▶ **PROBLEM DETAILS**:
Your task is to restate word for word the lines of the listing below that start at the one containing "Which of the" and run to the end; please add nothing.

▶ **MATERIAL PROVIDED**:

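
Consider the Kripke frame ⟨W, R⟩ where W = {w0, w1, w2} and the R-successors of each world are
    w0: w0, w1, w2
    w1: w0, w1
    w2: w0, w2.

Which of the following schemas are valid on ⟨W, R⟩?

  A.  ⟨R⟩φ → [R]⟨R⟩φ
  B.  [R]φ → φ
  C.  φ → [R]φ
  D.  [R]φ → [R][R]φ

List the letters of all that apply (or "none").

B

R is reflexive: each world relates to itself.
R is not transitive: w1 R w0 and w0 R w2 but not w1 R w2.
R is not euclidean: w0 R w1 and w0 R w2 but not w1 R w2.
R is not a subset of the identity: w0 R w1 with w0 ≠ w1.
(A) axiom 5: valid iff R is euclidean. R is not euclidean — not valid.
(B) [R]φ → φ is axiom T; it is valid on a frame exactly when R is reflexive. R is reflexive, so valid.
(C) φ → [R]φ is valid only on frames where every R-edge is a self-loop. Here R ⊄ identity — not valid.
(D) [R]φ → [R][R]φ (axiom 4) characterises the transitive frames. R is not transitive — not valid.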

▶ **REPLY**:
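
Which of the following schemas are valid on ⟨W, R⟩?

  A.  ⟨R⟩φ → [R]⟨R⟩φ
  B.  [R]φ → φ
  C.  φ → [R]φ
  D.  [R]φ → [R][R]φ

List the letters of all that apply (or "none").

B

R is reflexive: each world relates to itself.
R is not transitive: w1 R w0 and w0 R w2 but not w1 R w2.
R is not euclidean: w0 R w1 and w0 R w2 but not w1 R w2.
R is not a subset of the identity: w0 R w1 with w0 ≠ w1.
(A) axiom 5: valid iff R is euclidean. R is not euclidean — not valid.
(B) [R]φ → φ is axiom T; it is valid on a frame exactly when R is reflexive. R is reflexive, so valid.
(C) φ → [R]φ is valid only on frames where every R-edge is a self-loop. Here R ⊄ identity — not valid.
(D) [R]φ → [R][R]φ (axiom 4) characterises the transitive frames. R is not transitive — not valid.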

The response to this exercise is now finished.